> [WHAT TO DO]
Please set down the records exactly, keeping every line.
= = = =
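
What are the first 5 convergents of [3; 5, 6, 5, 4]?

3/1, 16/5, 99/31, 511/160, 2143/671

Using the convergent recurrence p_i = a_i*p_{i-1} + p_{i-2}, q_i = a_i*q_{i-1} + q_{i-2} with p_{-2}=0, p_{-1}=1, q_{-2}=1, q_{-1}=0:
  i=0: a_0=3, p_0 = 3*1 + 0 = 3, q_0 = 3*0 + 1 = 1.
  i=1: a_1=5, p_1 = 5*3 + 1 = 16, q_1 = 5*1 + 0 = 5.
  i=2: a_2=6, p_2 = 6*16 + 3 = 99, q_2 = 6*5 + 1 = 31.
  i=3: a_3=5, p_3 = 5*99 + 16 = 511, q_3 = 5*31 + 5 = 160.
  i=4: a_4=4, p_4 = 4*511 + 99 = 2143, q_4 = 4*160 + 31 = 671.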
= = = =
> [YOUR RESPONSE]
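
What are the first 5 convergents of [3; 5, 6, 5, 4]?

3/1, 16/5, 99/31, 511/160, 2143/671

Using the convergent recurrence p_i = a_i*p_{i-1} + p_{i-2}, q_i = a_i*q_{i-1} + q_{i-2} with p_{-2}=0, p_{-1}=1, q_{-2}=1, q_{-1}=0:
  i=0: a_0=3, p_0 = 3*1 + 0 = 3, q_0 = 3*0 + 1 = 1.
  i=1: a_1=5, p_1 = 5*3 + 1 = 16, q_1 = 5*1 + 0 = 5.
  i=2: a_2=6, p_2 = 6*16 + 3 = 99, q_2 = 6*5 + 1 = 31.
  i=3: a_3=5, p_3 = 5*99 + 16 = 511, q_3 = 5*31 + 5 = 160.
  i=4: a_4=4, p_4 = 4*511 + 99 = 2143, q_4 = 4*160 + 31 = 671.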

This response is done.